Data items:
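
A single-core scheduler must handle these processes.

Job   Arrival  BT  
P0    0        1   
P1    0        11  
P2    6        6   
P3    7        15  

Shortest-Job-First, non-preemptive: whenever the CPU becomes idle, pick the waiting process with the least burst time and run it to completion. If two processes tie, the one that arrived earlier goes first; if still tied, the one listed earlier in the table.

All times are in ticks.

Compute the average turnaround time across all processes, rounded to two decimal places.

Gantt: | P0 0-1 | P1 1-12 | P2 12-18 | P3 18-33 |
Completion: P0=1  P1=12  P2=18  P3=33
Turnaround times: P0=1, P1=12, P2=12, P3=26
Average turnaround = (1+12+12+26) / 4 = 51/4 = 12.75

12.75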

Work request:
Your task is to quote all of the data word for word.

Problem solution:
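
A single-core scheduler must handle these processes.

Job   Arrival  BT  
P0    0        1   
P1    0        11  
P2    6        6   
P3    7        15  

Shortest-Job-First, non-preemptive: whenever the CPU becomes idle, pick the waiting process with the least burst time and run it to completion. If two processes tie, the one that arrived earlier goes first; if still tied, the one listed earlier in the table.

All times are in ticks.

Compute the average turnaround time across all processes, rounded to two decimal places.

Gantt: | P0 0-1 | P1 1-12 | P2 12-18 | P3 18-33 |
Completion: P0=1  P1=12  P2=18  P3=33
Turnaround times: P0=1, P1=12, P2=12, P3=26
Average turnaround = (1+12+12+26) / 4 = 51/4 = 12.75

12.75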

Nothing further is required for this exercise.